■ ASSIGNMENT
Return exactly the lines of the entries, from the one with "rd:4 | imm:21]" to the last.

(Collected data entries)
——————————

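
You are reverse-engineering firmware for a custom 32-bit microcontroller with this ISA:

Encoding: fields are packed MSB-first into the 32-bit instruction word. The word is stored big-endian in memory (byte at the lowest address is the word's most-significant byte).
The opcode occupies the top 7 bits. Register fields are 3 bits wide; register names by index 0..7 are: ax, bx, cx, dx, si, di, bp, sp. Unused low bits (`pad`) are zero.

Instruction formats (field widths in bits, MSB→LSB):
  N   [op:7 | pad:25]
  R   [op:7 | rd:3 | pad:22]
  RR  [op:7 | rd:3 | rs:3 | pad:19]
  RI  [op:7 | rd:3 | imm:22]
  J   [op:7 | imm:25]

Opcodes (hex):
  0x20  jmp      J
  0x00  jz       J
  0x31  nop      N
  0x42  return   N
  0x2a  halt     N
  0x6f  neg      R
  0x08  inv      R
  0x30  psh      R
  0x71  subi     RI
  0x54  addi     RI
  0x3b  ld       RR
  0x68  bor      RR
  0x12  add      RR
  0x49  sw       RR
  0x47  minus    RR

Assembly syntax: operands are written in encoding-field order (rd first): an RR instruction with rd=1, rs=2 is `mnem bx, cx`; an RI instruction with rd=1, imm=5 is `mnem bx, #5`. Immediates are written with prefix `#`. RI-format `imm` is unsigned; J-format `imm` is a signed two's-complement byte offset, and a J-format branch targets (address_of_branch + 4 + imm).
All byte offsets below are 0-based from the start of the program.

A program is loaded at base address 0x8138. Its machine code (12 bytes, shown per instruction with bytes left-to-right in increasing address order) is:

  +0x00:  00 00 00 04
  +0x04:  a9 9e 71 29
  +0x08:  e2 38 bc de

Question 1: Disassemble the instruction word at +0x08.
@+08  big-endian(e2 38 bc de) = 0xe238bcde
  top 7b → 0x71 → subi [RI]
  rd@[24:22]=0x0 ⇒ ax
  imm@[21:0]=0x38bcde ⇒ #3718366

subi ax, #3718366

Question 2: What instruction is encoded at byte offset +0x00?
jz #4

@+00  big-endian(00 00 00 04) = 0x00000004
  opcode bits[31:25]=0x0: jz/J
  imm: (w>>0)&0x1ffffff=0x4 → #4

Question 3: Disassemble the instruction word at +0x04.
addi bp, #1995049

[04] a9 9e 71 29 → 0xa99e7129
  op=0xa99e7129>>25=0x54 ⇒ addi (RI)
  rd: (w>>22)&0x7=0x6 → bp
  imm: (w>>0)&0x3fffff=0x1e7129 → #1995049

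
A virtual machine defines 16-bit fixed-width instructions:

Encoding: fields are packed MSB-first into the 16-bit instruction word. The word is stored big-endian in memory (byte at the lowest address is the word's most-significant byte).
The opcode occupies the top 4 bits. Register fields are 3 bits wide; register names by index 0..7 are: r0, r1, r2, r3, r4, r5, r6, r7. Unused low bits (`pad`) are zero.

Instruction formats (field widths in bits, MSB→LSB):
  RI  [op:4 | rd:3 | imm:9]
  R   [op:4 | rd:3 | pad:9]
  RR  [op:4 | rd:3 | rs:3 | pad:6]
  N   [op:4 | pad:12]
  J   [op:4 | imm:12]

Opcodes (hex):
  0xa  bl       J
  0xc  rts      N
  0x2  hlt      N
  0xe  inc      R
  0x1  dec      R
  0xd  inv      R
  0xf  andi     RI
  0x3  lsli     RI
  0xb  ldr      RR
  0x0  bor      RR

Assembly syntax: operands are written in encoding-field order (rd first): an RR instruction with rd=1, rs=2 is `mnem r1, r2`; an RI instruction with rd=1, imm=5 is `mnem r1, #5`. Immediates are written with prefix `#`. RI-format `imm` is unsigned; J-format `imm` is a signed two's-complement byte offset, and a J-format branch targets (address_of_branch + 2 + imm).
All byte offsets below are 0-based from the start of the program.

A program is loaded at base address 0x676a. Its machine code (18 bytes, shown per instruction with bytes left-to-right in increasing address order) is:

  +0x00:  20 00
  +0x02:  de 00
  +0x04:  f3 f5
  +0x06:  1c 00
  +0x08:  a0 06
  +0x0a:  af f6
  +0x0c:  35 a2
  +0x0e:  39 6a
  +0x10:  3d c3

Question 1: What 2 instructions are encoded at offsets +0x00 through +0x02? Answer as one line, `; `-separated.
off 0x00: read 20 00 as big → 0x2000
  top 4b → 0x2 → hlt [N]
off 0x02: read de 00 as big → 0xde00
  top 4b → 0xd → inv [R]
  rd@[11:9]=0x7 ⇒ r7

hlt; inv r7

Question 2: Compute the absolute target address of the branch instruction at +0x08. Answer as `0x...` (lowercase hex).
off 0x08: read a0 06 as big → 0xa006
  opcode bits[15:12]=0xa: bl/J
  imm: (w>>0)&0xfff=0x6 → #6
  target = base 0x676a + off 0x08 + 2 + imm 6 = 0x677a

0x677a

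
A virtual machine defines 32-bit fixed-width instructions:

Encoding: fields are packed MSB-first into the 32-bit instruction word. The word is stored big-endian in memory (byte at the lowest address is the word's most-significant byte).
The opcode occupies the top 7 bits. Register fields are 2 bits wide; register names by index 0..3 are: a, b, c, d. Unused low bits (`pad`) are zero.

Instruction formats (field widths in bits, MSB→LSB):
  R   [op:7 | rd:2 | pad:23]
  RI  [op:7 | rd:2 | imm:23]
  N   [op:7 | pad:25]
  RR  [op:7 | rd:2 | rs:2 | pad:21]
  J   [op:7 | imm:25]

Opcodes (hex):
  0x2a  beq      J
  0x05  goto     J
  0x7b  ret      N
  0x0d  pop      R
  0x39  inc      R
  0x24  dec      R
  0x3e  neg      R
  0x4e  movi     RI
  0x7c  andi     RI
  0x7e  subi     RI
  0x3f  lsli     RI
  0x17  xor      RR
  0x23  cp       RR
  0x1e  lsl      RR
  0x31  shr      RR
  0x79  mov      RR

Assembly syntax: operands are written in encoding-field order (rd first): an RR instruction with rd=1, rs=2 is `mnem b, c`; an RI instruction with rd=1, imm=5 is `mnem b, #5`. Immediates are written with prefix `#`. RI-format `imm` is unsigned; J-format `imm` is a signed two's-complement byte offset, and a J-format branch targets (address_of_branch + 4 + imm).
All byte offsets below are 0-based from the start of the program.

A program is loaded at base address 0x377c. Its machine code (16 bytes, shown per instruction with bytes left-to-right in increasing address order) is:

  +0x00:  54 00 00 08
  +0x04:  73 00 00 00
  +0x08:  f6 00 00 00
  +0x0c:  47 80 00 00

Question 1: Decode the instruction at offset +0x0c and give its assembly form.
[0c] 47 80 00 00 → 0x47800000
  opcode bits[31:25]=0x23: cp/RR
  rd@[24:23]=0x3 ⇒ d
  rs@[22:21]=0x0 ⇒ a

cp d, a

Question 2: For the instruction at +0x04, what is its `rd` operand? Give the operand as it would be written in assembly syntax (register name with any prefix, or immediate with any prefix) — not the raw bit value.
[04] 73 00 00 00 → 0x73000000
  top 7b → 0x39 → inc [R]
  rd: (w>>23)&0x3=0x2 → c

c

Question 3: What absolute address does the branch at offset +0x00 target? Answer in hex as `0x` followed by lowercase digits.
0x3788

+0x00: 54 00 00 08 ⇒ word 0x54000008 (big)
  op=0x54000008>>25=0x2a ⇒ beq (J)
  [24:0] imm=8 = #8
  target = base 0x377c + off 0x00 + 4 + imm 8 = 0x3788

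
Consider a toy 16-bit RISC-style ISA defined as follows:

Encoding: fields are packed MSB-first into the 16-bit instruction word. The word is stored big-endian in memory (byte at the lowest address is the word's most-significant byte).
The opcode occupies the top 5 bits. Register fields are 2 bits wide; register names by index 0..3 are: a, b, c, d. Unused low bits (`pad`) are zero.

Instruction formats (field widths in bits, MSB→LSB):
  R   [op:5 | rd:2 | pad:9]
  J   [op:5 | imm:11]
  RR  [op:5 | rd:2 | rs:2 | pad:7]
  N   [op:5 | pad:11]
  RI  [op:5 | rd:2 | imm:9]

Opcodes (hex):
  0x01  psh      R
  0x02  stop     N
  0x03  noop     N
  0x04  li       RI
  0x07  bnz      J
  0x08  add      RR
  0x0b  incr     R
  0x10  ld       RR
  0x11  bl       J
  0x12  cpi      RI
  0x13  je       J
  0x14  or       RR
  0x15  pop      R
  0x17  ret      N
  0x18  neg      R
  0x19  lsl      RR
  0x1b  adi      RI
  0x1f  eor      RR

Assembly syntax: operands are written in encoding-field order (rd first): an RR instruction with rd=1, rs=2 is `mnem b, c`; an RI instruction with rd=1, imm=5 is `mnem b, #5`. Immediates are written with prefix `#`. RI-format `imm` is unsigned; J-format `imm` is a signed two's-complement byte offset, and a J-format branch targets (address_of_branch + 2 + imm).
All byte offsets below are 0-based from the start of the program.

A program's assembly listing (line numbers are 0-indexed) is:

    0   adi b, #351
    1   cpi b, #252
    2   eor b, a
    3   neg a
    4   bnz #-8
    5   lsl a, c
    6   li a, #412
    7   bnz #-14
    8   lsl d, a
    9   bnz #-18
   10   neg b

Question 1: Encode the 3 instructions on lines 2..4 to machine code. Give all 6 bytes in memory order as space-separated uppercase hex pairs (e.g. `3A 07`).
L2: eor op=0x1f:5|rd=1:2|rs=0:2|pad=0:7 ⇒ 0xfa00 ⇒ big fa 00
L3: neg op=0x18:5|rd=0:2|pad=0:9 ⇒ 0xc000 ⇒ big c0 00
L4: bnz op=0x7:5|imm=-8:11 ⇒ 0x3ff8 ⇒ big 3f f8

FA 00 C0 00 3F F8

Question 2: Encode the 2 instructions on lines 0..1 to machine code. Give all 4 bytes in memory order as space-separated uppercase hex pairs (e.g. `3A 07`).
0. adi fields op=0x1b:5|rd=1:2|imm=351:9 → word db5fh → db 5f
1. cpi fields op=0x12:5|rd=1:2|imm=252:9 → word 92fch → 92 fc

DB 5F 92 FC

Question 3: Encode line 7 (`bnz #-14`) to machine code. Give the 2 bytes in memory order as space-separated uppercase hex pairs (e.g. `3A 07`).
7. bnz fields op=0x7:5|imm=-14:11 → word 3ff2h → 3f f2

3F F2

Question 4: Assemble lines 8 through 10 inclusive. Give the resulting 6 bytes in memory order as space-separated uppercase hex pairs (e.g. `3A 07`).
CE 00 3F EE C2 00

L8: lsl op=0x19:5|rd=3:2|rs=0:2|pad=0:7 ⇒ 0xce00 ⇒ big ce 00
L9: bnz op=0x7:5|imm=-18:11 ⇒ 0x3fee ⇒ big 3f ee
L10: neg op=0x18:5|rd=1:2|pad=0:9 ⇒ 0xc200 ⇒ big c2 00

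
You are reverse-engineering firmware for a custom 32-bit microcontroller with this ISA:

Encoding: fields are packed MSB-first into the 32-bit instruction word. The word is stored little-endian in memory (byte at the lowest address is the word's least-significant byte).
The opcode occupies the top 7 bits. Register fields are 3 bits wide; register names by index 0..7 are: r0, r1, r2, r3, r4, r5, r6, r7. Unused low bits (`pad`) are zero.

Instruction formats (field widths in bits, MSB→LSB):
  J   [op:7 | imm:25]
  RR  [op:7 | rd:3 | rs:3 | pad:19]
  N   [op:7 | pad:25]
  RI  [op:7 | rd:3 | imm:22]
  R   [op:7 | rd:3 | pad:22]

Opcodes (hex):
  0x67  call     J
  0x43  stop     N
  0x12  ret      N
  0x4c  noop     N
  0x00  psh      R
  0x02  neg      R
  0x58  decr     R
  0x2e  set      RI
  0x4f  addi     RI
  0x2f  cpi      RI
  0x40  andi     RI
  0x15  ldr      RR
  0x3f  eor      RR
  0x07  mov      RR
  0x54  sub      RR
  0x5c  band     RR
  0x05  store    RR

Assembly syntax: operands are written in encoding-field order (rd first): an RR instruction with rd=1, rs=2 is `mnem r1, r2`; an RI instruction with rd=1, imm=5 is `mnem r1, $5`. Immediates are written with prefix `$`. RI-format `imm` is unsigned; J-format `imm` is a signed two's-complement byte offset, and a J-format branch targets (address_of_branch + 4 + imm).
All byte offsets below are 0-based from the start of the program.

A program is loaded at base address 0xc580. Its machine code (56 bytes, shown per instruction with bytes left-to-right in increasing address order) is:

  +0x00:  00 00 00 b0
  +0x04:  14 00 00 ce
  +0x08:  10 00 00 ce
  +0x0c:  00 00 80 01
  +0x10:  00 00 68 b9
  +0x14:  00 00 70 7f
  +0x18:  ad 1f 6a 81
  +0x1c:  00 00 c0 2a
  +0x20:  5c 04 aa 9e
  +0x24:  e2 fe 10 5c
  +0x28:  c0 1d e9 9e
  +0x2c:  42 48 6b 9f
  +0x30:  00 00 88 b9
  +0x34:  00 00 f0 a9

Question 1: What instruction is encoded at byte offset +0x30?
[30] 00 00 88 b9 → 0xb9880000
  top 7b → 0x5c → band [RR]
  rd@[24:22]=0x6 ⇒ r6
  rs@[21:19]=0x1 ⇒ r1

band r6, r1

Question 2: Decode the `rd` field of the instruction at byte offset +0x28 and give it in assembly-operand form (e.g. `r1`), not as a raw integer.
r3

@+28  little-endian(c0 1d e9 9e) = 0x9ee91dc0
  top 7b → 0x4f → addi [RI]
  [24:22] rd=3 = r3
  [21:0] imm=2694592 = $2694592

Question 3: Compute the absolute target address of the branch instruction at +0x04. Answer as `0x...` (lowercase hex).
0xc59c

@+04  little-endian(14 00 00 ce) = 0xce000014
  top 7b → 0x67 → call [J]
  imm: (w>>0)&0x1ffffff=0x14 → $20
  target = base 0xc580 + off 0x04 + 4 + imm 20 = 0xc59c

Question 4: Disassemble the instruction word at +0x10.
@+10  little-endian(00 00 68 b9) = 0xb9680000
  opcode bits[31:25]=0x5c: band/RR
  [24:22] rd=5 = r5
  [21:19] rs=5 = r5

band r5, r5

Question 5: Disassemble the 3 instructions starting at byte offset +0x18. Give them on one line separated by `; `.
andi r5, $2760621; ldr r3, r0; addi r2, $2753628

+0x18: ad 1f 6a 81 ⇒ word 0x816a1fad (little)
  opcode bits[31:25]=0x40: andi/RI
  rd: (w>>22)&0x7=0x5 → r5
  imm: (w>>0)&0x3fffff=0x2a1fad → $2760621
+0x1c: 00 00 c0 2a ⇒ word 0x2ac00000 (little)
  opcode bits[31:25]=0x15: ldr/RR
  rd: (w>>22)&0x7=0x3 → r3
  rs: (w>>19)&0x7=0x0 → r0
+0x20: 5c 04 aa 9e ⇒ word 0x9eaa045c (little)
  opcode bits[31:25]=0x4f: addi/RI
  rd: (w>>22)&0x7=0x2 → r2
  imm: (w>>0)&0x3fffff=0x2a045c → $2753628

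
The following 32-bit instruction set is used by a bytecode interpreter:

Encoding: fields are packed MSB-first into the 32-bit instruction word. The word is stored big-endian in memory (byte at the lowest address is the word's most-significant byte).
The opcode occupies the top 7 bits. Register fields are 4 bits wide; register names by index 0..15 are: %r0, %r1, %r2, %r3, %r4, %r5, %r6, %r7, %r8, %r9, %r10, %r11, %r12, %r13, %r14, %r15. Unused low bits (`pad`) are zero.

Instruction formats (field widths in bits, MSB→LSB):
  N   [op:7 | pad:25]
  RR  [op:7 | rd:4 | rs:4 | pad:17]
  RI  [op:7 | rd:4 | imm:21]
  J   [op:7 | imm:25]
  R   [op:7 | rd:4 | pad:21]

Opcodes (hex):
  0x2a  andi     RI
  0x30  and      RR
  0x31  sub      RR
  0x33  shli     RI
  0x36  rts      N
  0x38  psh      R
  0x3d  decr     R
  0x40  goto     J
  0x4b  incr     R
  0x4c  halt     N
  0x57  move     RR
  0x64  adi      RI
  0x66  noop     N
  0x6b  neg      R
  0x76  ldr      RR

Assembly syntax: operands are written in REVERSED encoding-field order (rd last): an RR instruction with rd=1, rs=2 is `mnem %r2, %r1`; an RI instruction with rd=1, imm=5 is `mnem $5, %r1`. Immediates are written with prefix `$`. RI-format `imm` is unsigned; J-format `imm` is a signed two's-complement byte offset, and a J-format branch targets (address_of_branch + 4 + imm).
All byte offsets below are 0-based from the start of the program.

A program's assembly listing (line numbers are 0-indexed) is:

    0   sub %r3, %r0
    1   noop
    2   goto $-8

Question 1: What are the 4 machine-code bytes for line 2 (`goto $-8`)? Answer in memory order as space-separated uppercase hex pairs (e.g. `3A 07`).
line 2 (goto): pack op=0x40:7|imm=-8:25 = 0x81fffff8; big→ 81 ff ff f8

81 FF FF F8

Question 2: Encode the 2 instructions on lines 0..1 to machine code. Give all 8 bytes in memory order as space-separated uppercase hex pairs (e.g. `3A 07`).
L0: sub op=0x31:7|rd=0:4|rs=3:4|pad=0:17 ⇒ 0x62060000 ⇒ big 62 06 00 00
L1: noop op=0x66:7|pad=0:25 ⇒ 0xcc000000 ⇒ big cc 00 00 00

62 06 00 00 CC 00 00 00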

——————————

■ RESULT OF THIS TASK
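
  RI  [op:7 | rd:4 | imm:21]
  J   [op:7 | imm:25]
  R   [op:7 | rd:4 | pad:21]

Opcodes (hex):
  0x2a  andi     RI
  0x30  and      RR
  0x31  sub      RR
  0x33  shli     RI
  0x36  rts      N
  0x38  psh      R
  0x3d  decr     R
  0x40  goto     J
  0x4b  incr     R
  0x4c  halt     N
  0x57  move     RR
  0x64  adi      RI
  0x66  noop     N
  0x6b  neg      R
  0x76  ldr      RR

Assembly syntax: operands are written in REVERSED encoding-field order (rd last): an RR instruction with rd=1, rs=2 is `mnem %r2, %r1`; an RI instruction with rd=1, imm=5 is `mnem $5, %r1`. Immediates are written with prefix `$`. RI-format `imm` is unsigned; J-format `imm` is a signed two's-complement byte offset, and a J-format branch targets (address_of_branch + 4 + imm).
All byte offsets below are 0-based from the start of the program.

A program's assembly listing (line numbers are 0-indexed) is:

    0   sub %r3, %r0
    1   noop
    2   goto $-8

Question 1: What are the 4 machine-code bytes for line 2 (`goto $-8`)? Answer in memory order as space-separated uppercase hex pairs (e.g. `3A 07`).
line 2 (goto): pack op=0x40:7|imm=-8:25 = 0x81fffff8; big→ 81 ff ff f8

81 FF FF F8

Question 2: Encode the 2 instructions on lines 0..1 to machine code. Give all 8 bytes in memory order as space-separated uppercase hex pairs (e.g. `3A 07`).
L0: sub op=0x31:7|rd=0:4|rs=3:4|pad=0:17 ⇒ 0x62060000 ⇒ big 62 06 00 00
L1: noop op=0x66:7|pad=0:25 ⇒ 0xcc000000 ⇒ big cc 00 00 00

62 06 00 00 CC 00 00 00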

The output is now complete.